> _Work to be completed_:
Would you transcribe each of the entries exactly, with nothing added or dropped?

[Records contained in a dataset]
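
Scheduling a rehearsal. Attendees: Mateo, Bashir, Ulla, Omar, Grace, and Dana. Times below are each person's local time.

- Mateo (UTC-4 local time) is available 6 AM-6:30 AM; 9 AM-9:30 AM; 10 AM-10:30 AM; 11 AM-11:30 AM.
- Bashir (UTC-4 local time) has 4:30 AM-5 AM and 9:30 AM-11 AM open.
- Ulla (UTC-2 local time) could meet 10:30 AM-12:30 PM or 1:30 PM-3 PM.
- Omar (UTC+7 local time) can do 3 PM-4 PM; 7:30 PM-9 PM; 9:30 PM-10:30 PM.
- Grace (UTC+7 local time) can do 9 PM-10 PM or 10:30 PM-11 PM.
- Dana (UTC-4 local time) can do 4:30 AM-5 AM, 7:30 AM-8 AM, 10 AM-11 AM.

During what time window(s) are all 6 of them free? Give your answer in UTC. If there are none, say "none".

Mateo in UTC: 10:00-10:30, 13:00-13:30, 14:00-14:30, 15:00-15:30 (add 4h to convert from UTC-4).
Bashir in UTC: 08:30-09:00, 13:30-15:00 (add 4h to convert from UTC-4).
Ulla in UTC: 12:30-14:30, 15:30-17:00 (add 2h to convert from UTC-2).
Omar in UTC: 08:00-09:00, 12:30-14:00, 14:30-15:30 (subtract 7h to convert from UTC+7).
Grace in UTC: 14:00-15:00, 15:30-16:00 (subtract 7h to convert from UTC+7).
Dana in UTC: 08:30-09:00, 11:30-12:00, 14:00-15:00 (add 4h to convert from UTC-4).
Mateo ∩ Bashir: 14:00-14:30.
Mateo ∩ Bashir ∩ Ulla: 14:00-14:30.
Mateo ∩ Bashir ∩ Ulla ∩ Omar: ∅.
Mateo ∩ Bashir ∩ Ulla ∩ Omar ∩ Grace: ∅.
Mateo ∩ Bashir ∩ Ulla ∩ Omar ∩ Grace ∩ Dana: ∅.
There is no time when everyone is free.

none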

> _Response below_:
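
Scheduling a rehearsal. Attendees: Mateo, Bashir, Ulla, Omar, Grace, and Dana. Times below are each person's local time.

- Mateo (UTC-4 local time) is available 6 AM-6:30 AM; 9 AM-9:30 AM; 10 AM-10:30 AM; 11 AM-11:30 AM.
- Bashir (UTC-4 local time) has 4:30 AM-5 AM and 9:30 AM-11 AM open.
- Ulla (UTC-2 local time) could meet 10:30 AM-12:30 PM or 1:30 PM-3 PM.
- Omar (UTC+7 local time) can do 3 PM-4 PM; 7:30 PM-9 PM; 9:30 PM-10:30 PM.
- Grace (UTC+7 local time) can do 9 PM-10 PM or 10:30 PM-11 PM.
- Dana (UTC-4 local time) can do 4:30 AM-5 AM, 7:30 AM-8 AM, 10 AM-11 AM.

During what time window(s) are all 6 of them free? Give your answer in UTC. If there are none, say "none".

Mateo in UTC: 10:00-10:30, 13:00-13:30, 14:00-14:30, 15:00-15:30 (add 4h to convert from UTC-4).
Bashir in UTC: 08:30-09:00, 13:30-15:00 (add 4h to convert from UTC-4).
Ulla in UTC: 12:30-14:30, 15:30-17:00 (add 2h to convert from UTC-2).
Omar in UTC: 08:00-09:00, 12:30-14:00, 14:30-15:30 (subtract 7h to convert from UTC+7).
Grace in UTC: 14:00-15:00, 15:30-16:00 (subtract 7h to convert from UTC+7).
Dana in UTC: 08:30-09:00, 11:30-12:00, 14:00-15:00 (add 4h to convert from UTC-4).
Mateo ∩ Bashir: 14:00-14:30.
Mateo ∩ Bashir ∩ Ulla: 14:00-14:30.
Mateo ∩ Bashir ∩ Ulla ∩ Omar: ∅.
Mateo ∩ Bashir ∩ Ulla ∩ Omar ∩ Grace: ∅.
Mateo ∩ Bashir ∩ Ulla ∩ Omar ∩ Grace ∩ Dana: ∅.
There is no time when everyone is free.

none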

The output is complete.